**What you should do**
Please restate, word for word, the lines below that begin at the one with "10 | 5 | 95 |" and end at the one with "11 | 15 | 70 |". Leave out all other lines.

::::::::

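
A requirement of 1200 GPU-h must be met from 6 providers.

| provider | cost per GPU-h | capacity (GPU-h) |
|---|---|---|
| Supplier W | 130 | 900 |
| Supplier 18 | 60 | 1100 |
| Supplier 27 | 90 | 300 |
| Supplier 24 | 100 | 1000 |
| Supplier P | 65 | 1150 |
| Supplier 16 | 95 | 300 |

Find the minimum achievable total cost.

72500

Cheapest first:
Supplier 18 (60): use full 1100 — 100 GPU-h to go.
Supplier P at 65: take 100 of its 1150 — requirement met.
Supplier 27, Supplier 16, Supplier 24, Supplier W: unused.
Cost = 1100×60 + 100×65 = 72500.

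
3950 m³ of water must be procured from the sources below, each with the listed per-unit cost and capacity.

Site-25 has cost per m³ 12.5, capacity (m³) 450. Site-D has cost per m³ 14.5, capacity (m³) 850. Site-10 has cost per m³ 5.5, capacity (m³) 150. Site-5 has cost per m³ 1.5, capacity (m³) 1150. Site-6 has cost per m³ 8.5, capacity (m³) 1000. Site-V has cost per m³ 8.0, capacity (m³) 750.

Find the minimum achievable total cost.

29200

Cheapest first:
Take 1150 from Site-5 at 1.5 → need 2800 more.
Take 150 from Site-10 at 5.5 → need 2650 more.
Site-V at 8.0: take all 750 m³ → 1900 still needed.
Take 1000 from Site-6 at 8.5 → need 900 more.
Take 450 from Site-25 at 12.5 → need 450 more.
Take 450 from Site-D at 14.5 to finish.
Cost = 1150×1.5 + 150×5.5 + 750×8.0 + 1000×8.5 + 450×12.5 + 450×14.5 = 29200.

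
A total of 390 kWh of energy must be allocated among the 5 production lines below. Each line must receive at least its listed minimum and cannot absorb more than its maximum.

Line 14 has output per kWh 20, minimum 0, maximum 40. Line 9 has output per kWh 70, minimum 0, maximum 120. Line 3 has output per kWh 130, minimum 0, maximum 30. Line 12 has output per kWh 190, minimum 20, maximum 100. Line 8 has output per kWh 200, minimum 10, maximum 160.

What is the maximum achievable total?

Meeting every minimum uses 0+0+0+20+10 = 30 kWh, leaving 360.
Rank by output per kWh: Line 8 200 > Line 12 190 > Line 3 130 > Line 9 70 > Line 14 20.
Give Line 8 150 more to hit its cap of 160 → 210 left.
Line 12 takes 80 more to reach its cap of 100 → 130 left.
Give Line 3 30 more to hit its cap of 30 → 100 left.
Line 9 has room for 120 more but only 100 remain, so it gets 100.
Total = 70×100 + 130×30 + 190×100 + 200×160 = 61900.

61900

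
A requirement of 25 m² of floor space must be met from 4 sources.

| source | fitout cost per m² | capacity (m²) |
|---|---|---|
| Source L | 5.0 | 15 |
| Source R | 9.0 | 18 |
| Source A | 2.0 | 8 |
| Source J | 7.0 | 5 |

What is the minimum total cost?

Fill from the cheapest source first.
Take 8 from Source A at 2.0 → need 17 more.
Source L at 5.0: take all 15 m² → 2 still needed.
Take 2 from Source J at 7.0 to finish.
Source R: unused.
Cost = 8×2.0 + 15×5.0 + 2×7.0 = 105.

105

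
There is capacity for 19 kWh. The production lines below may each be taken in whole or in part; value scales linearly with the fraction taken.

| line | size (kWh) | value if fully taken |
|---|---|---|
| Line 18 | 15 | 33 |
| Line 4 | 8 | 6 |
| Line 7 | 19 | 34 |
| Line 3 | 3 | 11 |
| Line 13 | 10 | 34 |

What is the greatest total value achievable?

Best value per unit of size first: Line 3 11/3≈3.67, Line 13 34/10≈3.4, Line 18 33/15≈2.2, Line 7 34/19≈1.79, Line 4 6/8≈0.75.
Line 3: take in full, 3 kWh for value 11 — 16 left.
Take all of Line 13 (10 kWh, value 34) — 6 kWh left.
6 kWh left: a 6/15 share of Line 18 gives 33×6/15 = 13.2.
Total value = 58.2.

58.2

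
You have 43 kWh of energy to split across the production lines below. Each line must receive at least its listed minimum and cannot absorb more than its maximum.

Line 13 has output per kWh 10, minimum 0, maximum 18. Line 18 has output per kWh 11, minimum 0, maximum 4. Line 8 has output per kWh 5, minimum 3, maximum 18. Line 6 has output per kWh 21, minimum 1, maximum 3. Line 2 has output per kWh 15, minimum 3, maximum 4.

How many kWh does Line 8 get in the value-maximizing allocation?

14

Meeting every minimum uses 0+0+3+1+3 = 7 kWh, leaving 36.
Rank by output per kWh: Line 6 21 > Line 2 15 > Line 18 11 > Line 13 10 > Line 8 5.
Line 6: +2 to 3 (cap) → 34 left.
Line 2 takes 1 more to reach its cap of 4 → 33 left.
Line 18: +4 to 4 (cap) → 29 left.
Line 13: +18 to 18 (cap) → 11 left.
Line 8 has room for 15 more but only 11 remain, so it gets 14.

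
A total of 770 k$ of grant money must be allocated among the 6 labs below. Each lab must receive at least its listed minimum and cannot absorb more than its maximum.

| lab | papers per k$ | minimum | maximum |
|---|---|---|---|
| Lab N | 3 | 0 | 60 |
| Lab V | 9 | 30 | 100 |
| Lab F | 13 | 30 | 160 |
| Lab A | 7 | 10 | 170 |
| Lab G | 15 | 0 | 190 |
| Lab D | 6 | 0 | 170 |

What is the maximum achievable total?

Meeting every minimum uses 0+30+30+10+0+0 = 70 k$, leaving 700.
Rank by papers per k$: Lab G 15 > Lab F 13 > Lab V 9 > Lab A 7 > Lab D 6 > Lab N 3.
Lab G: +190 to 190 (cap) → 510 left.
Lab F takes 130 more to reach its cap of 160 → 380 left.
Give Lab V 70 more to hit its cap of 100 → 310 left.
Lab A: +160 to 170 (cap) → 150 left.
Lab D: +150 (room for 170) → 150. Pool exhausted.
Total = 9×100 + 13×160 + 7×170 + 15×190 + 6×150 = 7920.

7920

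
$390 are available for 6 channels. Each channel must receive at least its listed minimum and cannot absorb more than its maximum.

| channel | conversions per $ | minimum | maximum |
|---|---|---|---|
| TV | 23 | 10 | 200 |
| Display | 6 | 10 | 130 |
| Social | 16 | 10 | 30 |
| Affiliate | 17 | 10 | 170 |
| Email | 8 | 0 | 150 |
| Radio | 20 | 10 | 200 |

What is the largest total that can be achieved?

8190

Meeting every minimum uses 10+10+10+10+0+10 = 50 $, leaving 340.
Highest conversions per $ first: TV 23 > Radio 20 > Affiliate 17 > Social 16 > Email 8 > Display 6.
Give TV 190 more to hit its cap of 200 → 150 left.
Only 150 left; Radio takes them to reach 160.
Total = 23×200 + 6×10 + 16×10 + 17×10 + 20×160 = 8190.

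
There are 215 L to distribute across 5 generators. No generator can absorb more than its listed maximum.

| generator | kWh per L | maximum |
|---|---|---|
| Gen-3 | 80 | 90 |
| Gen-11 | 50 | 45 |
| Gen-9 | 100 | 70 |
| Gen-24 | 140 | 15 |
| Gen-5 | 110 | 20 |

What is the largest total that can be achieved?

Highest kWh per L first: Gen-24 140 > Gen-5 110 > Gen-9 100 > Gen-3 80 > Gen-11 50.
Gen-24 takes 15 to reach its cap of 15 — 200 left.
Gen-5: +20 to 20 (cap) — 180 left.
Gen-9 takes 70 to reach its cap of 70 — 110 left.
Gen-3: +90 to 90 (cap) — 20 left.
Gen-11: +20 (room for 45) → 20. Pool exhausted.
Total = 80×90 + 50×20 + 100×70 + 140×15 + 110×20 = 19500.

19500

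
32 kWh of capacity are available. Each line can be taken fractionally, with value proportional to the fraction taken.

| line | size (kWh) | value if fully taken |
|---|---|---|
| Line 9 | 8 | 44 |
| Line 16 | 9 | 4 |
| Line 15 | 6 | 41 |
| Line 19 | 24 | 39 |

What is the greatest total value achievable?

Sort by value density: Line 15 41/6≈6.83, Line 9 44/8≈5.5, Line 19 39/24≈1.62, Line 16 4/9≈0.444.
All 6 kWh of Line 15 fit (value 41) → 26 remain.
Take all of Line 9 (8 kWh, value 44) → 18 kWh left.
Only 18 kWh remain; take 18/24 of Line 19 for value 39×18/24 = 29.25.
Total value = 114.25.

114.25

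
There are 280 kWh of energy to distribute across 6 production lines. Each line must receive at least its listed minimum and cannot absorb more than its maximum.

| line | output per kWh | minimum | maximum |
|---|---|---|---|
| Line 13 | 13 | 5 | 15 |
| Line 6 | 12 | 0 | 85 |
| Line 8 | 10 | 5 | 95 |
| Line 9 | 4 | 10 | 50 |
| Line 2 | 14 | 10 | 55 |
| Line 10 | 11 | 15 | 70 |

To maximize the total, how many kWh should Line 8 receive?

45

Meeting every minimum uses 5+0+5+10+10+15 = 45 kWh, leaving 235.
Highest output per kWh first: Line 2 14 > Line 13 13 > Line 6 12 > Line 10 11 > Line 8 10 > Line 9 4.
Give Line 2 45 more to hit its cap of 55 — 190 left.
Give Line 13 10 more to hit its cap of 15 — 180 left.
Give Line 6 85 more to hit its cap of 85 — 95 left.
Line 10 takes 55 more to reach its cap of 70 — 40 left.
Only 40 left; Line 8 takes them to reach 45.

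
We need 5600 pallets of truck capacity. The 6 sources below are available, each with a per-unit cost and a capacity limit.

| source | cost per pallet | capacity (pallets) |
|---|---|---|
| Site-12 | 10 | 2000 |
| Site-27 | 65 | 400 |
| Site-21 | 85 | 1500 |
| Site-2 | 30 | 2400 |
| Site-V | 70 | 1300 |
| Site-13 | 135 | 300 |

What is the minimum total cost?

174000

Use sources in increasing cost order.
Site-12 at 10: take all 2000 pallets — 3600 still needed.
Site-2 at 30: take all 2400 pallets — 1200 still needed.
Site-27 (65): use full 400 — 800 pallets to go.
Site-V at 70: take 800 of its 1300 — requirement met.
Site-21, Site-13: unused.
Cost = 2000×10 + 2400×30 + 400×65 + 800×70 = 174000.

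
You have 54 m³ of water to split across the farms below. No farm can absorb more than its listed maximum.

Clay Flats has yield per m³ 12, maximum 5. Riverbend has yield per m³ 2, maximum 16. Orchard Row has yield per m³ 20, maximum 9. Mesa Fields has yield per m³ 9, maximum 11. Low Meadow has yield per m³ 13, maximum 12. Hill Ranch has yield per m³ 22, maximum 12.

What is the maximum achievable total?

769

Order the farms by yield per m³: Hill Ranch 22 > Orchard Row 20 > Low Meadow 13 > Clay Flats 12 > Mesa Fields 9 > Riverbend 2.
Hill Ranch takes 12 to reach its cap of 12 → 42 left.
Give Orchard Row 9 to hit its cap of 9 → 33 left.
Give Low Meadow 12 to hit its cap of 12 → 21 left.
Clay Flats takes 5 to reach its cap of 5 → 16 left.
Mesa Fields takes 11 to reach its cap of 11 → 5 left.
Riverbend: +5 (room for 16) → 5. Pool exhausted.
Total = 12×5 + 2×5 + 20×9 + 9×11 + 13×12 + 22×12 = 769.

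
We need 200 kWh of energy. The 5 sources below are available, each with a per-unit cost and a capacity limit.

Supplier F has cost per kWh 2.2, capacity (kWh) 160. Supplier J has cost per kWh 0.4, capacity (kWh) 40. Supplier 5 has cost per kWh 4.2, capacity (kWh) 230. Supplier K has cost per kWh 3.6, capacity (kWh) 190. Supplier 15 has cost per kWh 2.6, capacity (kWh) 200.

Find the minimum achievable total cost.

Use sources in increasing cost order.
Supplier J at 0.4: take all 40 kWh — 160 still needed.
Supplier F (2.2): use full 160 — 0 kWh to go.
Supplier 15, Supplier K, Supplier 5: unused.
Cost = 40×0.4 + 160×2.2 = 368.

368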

::::::::

**Output of the exercise**
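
| Line 8 | 10 | 5 | 95 |
| Line 9 | 4 | 10 | 50 |
| Line 2 | 14 | 10 | 55 |
| Line 10 | 11 | 15 | 70 |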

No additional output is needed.